**WHAT YOU HAVE TO DO:** Your task is to count the lines of the records that contain "Gather". Answer with the number and nothing else.

**DATA PROVIDED:**
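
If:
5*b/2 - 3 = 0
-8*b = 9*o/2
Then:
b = 6/5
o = -32/15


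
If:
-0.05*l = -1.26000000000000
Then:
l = 25.20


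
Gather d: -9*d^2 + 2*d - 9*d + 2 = -9*d^2 - 7*d + 2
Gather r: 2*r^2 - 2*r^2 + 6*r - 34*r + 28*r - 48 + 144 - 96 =0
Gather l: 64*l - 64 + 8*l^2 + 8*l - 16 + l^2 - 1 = 9*l^2 + 72*l - 81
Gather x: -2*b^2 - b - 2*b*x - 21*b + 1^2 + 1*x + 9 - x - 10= -2*b^2 - 2*b*x - 22*b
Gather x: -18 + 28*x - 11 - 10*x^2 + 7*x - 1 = -10*x^2 + 35*x - 30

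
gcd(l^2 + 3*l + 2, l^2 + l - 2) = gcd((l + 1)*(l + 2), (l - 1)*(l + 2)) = l + 2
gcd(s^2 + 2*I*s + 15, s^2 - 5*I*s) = 1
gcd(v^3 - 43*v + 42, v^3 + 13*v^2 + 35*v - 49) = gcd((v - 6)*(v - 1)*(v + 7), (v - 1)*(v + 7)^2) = v^2 + 6*v - 7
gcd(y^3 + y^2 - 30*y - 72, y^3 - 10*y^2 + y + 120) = y + 3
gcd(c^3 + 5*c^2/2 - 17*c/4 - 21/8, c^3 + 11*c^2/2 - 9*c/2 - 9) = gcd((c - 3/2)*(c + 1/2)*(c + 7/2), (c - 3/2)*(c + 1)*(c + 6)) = c - 3/2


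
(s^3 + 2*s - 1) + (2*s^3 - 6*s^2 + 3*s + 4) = 3*s^3 - 6*s^2 + 5*s + 3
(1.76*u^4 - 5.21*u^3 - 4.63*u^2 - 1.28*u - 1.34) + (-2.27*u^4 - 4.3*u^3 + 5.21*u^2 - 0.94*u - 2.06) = -0.51*u^4 - 9.51*u^3 + 0.58*u^2 - 2.22*u - 3.4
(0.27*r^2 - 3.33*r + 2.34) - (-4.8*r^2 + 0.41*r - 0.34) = 5.07*r^2 - 3.74*r + 2.68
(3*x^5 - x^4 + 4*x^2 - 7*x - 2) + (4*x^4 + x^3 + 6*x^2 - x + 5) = 3*x^5 + 3*x^4 + x^3 + 10*x^2 - 8*x + 3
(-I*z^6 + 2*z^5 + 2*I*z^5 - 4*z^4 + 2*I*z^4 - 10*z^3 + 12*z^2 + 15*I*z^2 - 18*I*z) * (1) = -I*z^6 + 2*z^5 + 2*I*z^5 - 4*z^4 + 2*I*z^4 - 10*z^3 + 12*z^2 + 15*I*z^2 - 18*I*z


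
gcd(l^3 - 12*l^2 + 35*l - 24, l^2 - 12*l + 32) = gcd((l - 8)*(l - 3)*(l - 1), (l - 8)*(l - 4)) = l - 8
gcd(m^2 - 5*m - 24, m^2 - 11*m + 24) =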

**WRITTEN ANSWER:** 5